Problem statement ▸
Write only the number of lines in the data that contain the word "cadbcbababbdaddbbbabacadccadca".

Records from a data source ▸
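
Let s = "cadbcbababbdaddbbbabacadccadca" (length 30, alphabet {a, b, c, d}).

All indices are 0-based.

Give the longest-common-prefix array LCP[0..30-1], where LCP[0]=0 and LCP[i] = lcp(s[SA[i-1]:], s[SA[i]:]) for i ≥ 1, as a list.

[0, 1, 3, 2, 1, 1, 2, 3, 2, 0, 4, 3, 2, 1, 2, 2, 1, 1, 0, 2, 3, 4, 1, 1, 0, 1, 2, 1, 2, 1]

sorted suffixes:
  #0 SA[0]=29  'a'
  #1 SA[1]=6  'ababbdaddbbbabacadccadca'
  #2 SA[2]=18  'abacadccadca'
  #3 SA[3]=8  'abbdaddbbbabacadccadca'
  #4 SA[4]=20  'acadccadca'
  #5 SA[5]=1  'adbcbababbdaddbbbabacadccadca'
  #6 SA[6]=26  'adca'
  #7 SA[7]=22  'adccadca'
  #8 SA[8]=12  'addbbbabacadccadca'
  #9 SA[9]=5  'bababbdaddbbbabacadccadca'
  #10 SA[10]=17  'babacadccadca'
  #11 SA[11]=7  'babbdaddbbbabacadccadca'
  #12 SA[12]=19  'bacadccadca'
  #13 SA[13]=16  'bbabacadccadca'
  #14 SA[14]=15  'bbbabacadccadca'
  #15 SA[15]=9  'bbdaddbbbabacadccadca'
  #16 SA[16]=3  'bcbababbdaddbbbabacadccadca'
  #17 SA[17]=10  'bdaddbbbabacadccadca'
  #18 SA[18]=28  'ca'
  #19 SA[19]=0  'cadbcbababbdaddbbbabacadccadca'
  #20 SA[20]=25  'cadca'
  #21 SA[21]=21  'cadccadca'
  #22 SA[22]=4  'cbababbdaddbbbabacadccadca'
  #23 SA[23]=24  'ccadca'
  #24 SA[24]=11  'daddbbbabacadccadca'
  #25 SA[25]=14  'dbbbabacadccadca'
  #26 SA[26]=2  'dbcbababbdaddbbbabacadccadca'
  #27 SA[27]=27  'dca'
  #28 SA[28]=23  'dccadca'
  #29 SA[29]=13  'ddbbbabacadccadca'

SA = [29, 6, 18, 8, 20, 1, 26, 22, 12, 5, 17, 7, 19, 16, 15, 9, 3, 10, 28, 0, 25, 21, 4, 24, 11, 14, 2, 27, 23, 13]
rank  pair      lcp
   1  s[29:],s[6:]  1  'a'
   2  s[6:],s[18:]  3  'aba'
   3  s[18:],s[8:]  2  'ab'
   4  s[8:],s[20:]  1  'a'
   5  s[20:],s[1:]  1  'a'
   6  s[1:],s[26:]  2  'ad'
   7  s[26:],s[22:]  3  'adc'
   8  s[22:],s[12:]  2  'ad'
   9  s[12:],s[5:]  0  ''
  10  s[5:],s[17:]  4  'baba'
  11  s[17:],s[7:]  3  'bab'
  12  s[7:],s[19:]  2  'ba'
  13  s[19:],s[16:]  1  'b'
  14  s[16:],s[15:]  2  'bb'
  15  s[15:],s[9:]  2  'bb'
  16  s[9:],s[3:]  1  'b'
  17  s[3:],s[10:]  1  'b'
  18  s[10:],s[28:]  0  ''
  19  s[28:],s[0:]  2  'ca'
  20  s[0:],s[25:]  3  'cad'
  21  s[25:],s[21:]  4  'cadc'
  22  s[21:],s[4:]  1  'c'
  23  s[4:],s[24:]  1  'c'
  24  s[24:],s[11:]  0  ''
  25  s[11:],s[14:]  1  'd'
  26  s[14:],s[2:]  2  'db'
  27  s[2:],s[27:]  1  'd'
  28  s[27:],s[23:]  2  'dc'
  29  s[23:],s[13:]  1  'd'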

Task result ▸
2